● WHAT TO WORK ON:
Only one stretch of the data below is wanted: the lines from the one with "How many worlds in this Kripke model force (p1" through the one with "Kripke frame: worlds u0, u1, u2, u3", repeated exactly.

━━━ RECORDS FOR THIS TASK

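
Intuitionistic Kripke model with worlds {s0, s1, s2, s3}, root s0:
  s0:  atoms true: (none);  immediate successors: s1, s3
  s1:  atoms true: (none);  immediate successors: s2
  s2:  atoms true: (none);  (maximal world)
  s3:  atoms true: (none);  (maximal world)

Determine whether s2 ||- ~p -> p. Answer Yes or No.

s2 ||-/- ~p -> p: already at s2 itself, s2 ||- ~p but s2 ||-/- p.
s2 lacks atom p, so s2 ||-/- p.

No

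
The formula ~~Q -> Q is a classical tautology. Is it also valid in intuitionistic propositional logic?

No

This is double-negation elimination, which is not intuitionistically valid.
A Kripke countermodel: worlds 0, 1; order generated by 0 <= 1; atoms true at each world — 0:{}; 1:{Q}.
0 ||-/- ~~Q -> Q: already at 0 itself, 0 ||- ~~Q but 0 ||-/- Q.
0 lacks atom Q, so 0 ||-/- Q.
So the root 0 does not force the formula.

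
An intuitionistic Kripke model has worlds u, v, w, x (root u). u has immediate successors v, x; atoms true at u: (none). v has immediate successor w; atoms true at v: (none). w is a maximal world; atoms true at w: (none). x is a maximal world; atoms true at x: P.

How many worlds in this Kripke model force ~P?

u: does not force it — u ||-/- ~P since x is accessible from u and x ||- P.
v: forces it.
w: forces it.
x: does not force it.
Worlds forcing the formula: {v, w}.

2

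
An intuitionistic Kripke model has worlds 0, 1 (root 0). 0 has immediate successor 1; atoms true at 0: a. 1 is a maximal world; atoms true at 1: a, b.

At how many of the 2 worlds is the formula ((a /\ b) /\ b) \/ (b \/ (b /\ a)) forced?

0: does not force it — 0 ||-/- ((a /\ b) /\ b) \/ (b \/ (b /\ a)): neither disjunct is forced at 0.
1: forces it.
Worlds forcing the formula: {1}.

1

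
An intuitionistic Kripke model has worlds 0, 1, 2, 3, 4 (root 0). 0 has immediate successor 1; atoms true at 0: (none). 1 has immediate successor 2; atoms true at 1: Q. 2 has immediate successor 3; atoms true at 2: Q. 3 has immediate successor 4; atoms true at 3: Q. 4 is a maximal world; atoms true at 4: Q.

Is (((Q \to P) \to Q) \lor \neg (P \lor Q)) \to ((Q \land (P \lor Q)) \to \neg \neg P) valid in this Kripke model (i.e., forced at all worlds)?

No

Not every world: 0 \nVdash (((Q \to P) \to Q) \lor \neg (P \lor Q)) \to ((Q \land (P \lor Q)) \to \neg \neg P).
0 \nVdash (((Q \to P) \to Q) \lor \neg (P \lor Q)) \to ((Q \land (P \lor Q)) \to \neg \neg P): already at 0 itself, 0 \Vdash ((Q \to P) \to Q) \lor \neg (P \lor Q) but 0 \nVdash (Q \land (P \lor Q)) \to \neg \neg P.
0 \nVdash (Q \land (P \lor Q)) \to \neg \neg P: at the accessible world 1, 1 \Vdash Q \land (P \lor Q) but 1 \nVdash \neg \neg P.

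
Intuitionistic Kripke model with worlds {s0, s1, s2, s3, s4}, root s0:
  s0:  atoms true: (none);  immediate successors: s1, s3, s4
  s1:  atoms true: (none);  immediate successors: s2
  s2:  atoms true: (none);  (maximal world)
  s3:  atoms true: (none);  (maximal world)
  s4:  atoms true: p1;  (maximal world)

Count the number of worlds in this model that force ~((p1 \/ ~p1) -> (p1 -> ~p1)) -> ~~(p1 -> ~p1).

3

s0: does not force it — s0 ||-/- ~((p1 \/ ~p1) -> (p1 -> ~p1)) -> ~~(p1 -> ~p1): at the accessible world s4, s4 ||- ~((p1 \/ ~p1) -> (p1 -> ~p1)) but s4 ||-/- ~~(p1 -> ~p1).
s1: forces it.
s2: forces it.
s3: forces it.
s4: does not force it.
Worlds forcing the formula: {s1, s2, s3}.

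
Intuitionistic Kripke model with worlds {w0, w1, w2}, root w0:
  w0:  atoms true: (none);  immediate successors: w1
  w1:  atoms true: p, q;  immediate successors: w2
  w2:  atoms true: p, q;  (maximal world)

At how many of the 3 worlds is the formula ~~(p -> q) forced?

3

w0: forces it.
w1: forces it.
w2: forces it.
Worlds forcing the formula: {w0, w1, w2}.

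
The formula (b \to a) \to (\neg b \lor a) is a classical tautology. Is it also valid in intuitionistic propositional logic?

This is the material-implication-as-disjunction principle, which is not intuitionistically valid.
A Kripke countermodel: worlds u0, u1; order generated by u0 \le u1; atoms true at each world — u0:{}; u1:{a,b}.
u0 \nVdash (b \to a) \to (\neg b \lor a): already at u0 itself, u0 \Vdash b \to a but u0 \nVdash \neg b \lor a.
u0 \nVdash \neg b \lor a: neither disjunct is forced at u0.
u0 \nVdash \neg b since u1 is accessible from u0 and u1 \Vdash b.
So the root u0 does not force the formula.

No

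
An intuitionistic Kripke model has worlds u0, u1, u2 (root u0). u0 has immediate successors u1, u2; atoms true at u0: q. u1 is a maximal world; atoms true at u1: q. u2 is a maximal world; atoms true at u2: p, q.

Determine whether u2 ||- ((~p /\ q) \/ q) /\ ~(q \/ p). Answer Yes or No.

No

u2 ||-/- ((~p /\ q) \/ q) /\ ~(q \/ p) since u2 fails ~(q \/ p).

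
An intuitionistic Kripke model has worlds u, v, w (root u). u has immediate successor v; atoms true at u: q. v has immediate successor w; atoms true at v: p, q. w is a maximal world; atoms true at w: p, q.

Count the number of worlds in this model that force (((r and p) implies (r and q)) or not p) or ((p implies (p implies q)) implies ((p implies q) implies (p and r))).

u: forces it.
v: forces it.
w: forces it.
Worlds forcing the formula: {u, v, w}.

3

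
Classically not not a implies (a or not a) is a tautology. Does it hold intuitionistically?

This is a variant of double-negation elimination (deriving excluded middle from double negation), which is not intuitionistically valid.
A Kripke countermodel: worlds s0, s1; order generated by s0 <= s1; atoms true at each world — s0:{}; s1:{a}.
s0 does not force not not a implies (a or not a): already at s0 itself, s0 forces not not a but s0 does not force a or not a.
s0 does not force a or not a: neither disjunct is forced at s0.
s0 lacks atom a, so s0 does not force a.
So the root s0 does not force the formula.

No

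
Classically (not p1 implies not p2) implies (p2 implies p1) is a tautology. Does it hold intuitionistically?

No

This is the converse of contraposition, which is not intuitionistically valid.
A Kripke countermodel: worlds a, b; order generated by a <= b; atoms true at each world — a:{p2}; b:{p1,p2}.
a does not force (not p1 implies not p2) implies (p2 implies p1): already at a itself, a forces not p1 implies not p2 but a does not force p2 implies p1.
a does not force p2 implies p1: already at a itself, a forces p2 but a does not force p1.
a lacks atom p1, so a does not force p1.
So the root a does not force the formula.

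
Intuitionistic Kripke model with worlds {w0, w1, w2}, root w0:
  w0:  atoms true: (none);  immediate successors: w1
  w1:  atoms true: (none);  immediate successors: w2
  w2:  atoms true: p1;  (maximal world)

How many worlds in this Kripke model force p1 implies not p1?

w0: does not force it — w0 does not force p1 implies not p1: at the accessible world w2, w2 forces p1 but w2 does not force not p1.
w1: does not force it — w1 does not force p1 implies not p1: at the accessible world w2, w2 forces p1 but w2 does not force not p1.
w2: does not force it.
Worlds forcing the formula: { }.

0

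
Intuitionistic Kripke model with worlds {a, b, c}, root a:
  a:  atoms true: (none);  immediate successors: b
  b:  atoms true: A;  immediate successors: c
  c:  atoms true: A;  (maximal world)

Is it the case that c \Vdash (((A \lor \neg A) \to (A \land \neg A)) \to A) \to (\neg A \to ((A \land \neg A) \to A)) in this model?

c \Vdash (((A \lor \neg A) \to (A \land \neg A)) \to A) \to (\neg A \to ((A \land \neg A) \to A)): every world accessible from c that forces ((A \lor \neg A) \to (A \land \neg A)) \to A (namely c) also forces \neg A \to ((A \land \neg A) \to A).

Yes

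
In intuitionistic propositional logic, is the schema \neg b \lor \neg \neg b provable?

This is the weak law of excluded middle, which is not intuitionistically valid.
A Kripke countermodel: worlds u0, u1, u2; order generated by u0 \le u1, u0 \le u2; atoms true at each world — u0:{}; u1:{b}; u2:{}.
u0 \nVdash \neg b \lor \neg \neg b: neither disjunct is forced at u0.
u0 \nVdash \neg b since u1 is accessible from u0 and u1 \Vdash b.
So the root u0 does not force the formula.

No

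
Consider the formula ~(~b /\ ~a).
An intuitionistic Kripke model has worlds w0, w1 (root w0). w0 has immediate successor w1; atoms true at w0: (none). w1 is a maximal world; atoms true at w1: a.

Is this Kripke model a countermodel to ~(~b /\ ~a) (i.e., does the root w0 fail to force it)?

No

w0 ||- ~(~b /\ ~a): no world accessible from w0 forces ~b /\ ~a.
So the root w0 forces ~(~b /\ ~a); the model is not a countermodel.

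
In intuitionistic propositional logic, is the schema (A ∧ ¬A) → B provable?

This is an instance of ex falso quodlibet, which is intuitionistically derivable.
No world can force both A and ¬A, so the antecedent A ∧ ¬A is never forced and the implication holds vacuously at every world.

Yes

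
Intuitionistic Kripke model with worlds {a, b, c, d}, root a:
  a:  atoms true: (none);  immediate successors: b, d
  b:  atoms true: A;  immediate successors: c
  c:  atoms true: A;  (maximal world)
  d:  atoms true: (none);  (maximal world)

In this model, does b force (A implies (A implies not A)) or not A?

No

b does not force (A implies (A implies not A)) or not A: neither disjunct is forced at b.
b does not force A implies (A implies not A): already at b itself, b forces A but b does not force A implies not A.
b does not force A implies not A: already at b itself, b forces A but b does not force not A.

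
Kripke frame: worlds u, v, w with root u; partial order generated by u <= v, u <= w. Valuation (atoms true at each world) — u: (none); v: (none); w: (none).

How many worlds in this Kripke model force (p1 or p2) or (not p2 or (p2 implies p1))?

3

u: forces it.
v: forces it.
w: forces it.
Worlds forcing the formula: {u, v, w}.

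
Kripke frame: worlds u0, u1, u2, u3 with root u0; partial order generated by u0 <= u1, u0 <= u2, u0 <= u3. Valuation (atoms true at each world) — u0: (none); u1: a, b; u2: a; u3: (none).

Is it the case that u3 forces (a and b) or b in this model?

No

u3 does not force (a and b) or b: neither disjunct is forced at u3.
u3 does not force a and b since u3 fails a.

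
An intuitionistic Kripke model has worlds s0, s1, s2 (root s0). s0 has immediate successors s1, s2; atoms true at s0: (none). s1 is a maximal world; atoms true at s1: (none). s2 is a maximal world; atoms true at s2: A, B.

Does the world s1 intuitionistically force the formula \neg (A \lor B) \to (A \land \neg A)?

No

s1 \nVdash \neg (A \lor B) \to (A \land \neg A): already at s1 itself, s1 \Vdash \neg (A \lor B) but s1 \nVdash A \land \neg A.
s1 \nVdash A \land \neg A since s1 fails A.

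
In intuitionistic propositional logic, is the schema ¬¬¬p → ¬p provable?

This is triple-negation reduction, which is intuitionistically derivable.
Assume ¬¬¬p and suppose p. Then ¬¬p (double-negation introduction), contradicting ¬¬¬p. So ¬p.

Yes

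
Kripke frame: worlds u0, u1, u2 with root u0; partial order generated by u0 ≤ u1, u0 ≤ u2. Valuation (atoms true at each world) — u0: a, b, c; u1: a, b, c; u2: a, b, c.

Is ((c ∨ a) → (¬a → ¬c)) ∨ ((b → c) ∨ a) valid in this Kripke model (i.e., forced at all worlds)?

u0 ⊩ ((c ∨ a) → (¬a → ¬c)) ∨ ((b → c) ∨ a) via the disjunct (c ∨ a) → (¬a → ¬c).
Since the root u0 forces ((c ∨ a) → (¬a → ¬c)) ∨ ((b → c) ∨ a) and forcing is persistent (monotone upward), every world forces it.

Yes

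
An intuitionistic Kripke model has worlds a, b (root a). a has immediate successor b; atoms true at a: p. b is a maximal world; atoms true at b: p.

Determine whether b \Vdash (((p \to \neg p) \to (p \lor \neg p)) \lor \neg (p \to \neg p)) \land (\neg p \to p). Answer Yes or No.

Yes

b \Vdash (((p \to \neg p) \to (p \lor \neg p)) \lor \neg (p \to \neg p)) \land (\neg p \to p) since b forces both conjuncts.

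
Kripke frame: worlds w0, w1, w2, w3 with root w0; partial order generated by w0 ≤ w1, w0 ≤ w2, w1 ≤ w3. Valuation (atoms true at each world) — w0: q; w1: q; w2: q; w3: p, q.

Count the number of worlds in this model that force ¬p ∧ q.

1

w0: does not force it — w0 ⊮ ¬p ∧ q since w0 fails ¬p.
w1: does not force it — w1 ⊮ ¬p ∧ q since w1 fails ¬p.
w2: forces it.
w3: does not force it — w3 ⊮ ¬p ∧ q since w3 fails ¬p.
Worlds forcing the formula: {w2}.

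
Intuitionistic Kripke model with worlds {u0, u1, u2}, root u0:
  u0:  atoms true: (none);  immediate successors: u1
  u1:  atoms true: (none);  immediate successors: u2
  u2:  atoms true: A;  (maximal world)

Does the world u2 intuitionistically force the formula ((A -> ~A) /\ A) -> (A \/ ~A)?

u2 ||- ((A -> ~A) /\ A) -> (A \/ ~A) vacuously: no world accessible from u2 forces the antecedent (A -> ~A) /\ A.

Yes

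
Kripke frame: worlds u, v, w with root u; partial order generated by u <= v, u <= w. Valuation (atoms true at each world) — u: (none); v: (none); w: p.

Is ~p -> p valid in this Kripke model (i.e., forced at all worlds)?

Not every world: u ||-/- ~p -> p.
u ||-/- ~p -> p: at the accessible world v, v ||- ~p but v ||-/- p.
v lacks atom p, so v ||-/- p.

No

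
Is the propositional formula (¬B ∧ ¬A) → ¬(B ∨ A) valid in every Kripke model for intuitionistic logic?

Yes

This is a constructively valid De Morgan direction (conjunction of negations to negated disjunction), which is intuitionistically derivable.
If both ¬B and ¬A hold at a world, no accessible world forces B or forces A, so none forces B ∨ A.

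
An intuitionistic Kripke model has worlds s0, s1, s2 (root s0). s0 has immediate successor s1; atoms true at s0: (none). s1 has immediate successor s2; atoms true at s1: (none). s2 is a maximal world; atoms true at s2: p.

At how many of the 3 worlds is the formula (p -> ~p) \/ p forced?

s0: does not force it — s0 ||-/- (p -> ~p) \/ p: neither disjunct is forced at s0.
s1: does not force it.
s2: forces it.
Worlds forcing the formula: {s2}.

1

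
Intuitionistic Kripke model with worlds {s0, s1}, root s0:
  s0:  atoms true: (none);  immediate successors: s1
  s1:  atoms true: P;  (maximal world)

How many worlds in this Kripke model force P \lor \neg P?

1

s0: does not force it — s0 \nVdash P \lor \neg P: neither disjunct is forced at s0.
s1: forces it.
Worlds forcing the formula: {s1}.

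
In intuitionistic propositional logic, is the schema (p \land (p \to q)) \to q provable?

Yes

This is modus ponens in implicational form, which is intuitionistically derivable.
If a world forces p and p \to q, then applying the implication at that world (which is accessible from itself) gives q.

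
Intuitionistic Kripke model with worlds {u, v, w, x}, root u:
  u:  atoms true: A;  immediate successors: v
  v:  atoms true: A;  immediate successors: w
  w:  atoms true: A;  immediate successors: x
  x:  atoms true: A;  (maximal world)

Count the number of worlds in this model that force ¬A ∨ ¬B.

4

u: forces it.
v: forces it.
w: forces it.
x: forces it.
Worlds forcing the formula: {u, v, w, x}.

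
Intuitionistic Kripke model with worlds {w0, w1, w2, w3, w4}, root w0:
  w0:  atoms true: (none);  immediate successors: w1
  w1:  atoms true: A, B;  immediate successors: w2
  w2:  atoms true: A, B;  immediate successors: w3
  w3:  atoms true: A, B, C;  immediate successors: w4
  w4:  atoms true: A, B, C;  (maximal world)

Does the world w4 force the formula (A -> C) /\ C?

w4 ||- (A -> C) /\ C since w4 forces both conjuncts.

Yes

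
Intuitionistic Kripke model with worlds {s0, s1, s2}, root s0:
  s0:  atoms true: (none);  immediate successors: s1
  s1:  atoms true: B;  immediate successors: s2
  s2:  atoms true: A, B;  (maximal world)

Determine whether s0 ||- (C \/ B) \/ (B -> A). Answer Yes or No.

s0 ||-/- (C \/ B) \/ (B -> A): neither disjunct is forced at s0.
s0 ||-/- C \/ B: neither disjunct is forced at s0.
s0 lacks atom C, so s0 ||-/- C.

No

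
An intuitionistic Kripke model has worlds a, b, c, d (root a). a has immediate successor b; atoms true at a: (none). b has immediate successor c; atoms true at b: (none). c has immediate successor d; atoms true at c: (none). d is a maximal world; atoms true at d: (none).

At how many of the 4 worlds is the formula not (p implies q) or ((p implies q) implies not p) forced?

4

a: forces it.
b: forces it.
c: forces it.
d: forces it.
Worlds forcing the formula: {a, b, c, d}.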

━━━━━━

● EXERCISE OUTPUT:
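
How many worlds in this Kripke model force (p1 or p2) or (not p2 or (p2 implies p1))?

3

u: forces it.
v: forces it.
w: forces it.
Worlds forcing the formula: {u, v, w}.

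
Kripke frame: worlds u0, u1, u2, u3 with root u0; partial order generated by u0 <= u1, u0 <= u2, u0 <= u3. Valuation (atoms true at each world) — u0: (none); u1: a, b; u2: a; u3: (none).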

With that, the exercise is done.